▸ **What this task involves**: Every line in the data below from the one containing "3 \left(5 + 2\right)$?" down to the one containing "Answer: $-560$", both included, must be retyped exactly; no other line is to appear.

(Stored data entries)
:::

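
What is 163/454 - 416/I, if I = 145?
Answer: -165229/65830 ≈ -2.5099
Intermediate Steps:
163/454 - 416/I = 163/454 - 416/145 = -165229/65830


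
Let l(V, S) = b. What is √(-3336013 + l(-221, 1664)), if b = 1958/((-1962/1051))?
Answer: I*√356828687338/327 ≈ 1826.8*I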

:::

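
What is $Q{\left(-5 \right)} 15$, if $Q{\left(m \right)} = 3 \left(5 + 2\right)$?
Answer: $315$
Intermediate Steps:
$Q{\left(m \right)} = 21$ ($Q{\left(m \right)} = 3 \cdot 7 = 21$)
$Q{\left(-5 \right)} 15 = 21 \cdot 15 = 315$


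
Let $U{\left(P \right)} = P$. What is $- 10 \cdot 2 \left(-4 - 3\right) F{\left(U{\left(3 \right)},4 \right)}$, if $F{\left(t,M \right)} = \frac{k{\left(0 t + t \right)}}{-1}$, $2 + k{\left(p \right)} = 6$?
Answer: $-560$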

:::

▸ **Task solution**:
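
What is $Q{\left(-5 \right)} 15$, if $Q{\left(m \right)} = 3 \left(5 + 2\right)$?
Answer: $315$
Intermediate Steps:
$Q{\left(m \right)} = 21$ ($Q{\left(m \right)} = 3 \cdot 7 = 21$)
$Q{\left(-5 \right)} 15 = 21 \cdot 15 = 315$


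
Let $U{\left(P \right)} = P$. What is $- 10 \cdot 2 \left(-4 - 3\right) F{\left(U{\left(3 \right)},4 \right)}$, if $F{\left(t,M \right)} = \frac{k{\left(0 t + t \right)}}{-1}$, $2 + k{\left(p \right)} = 6$?
Answer: $-560$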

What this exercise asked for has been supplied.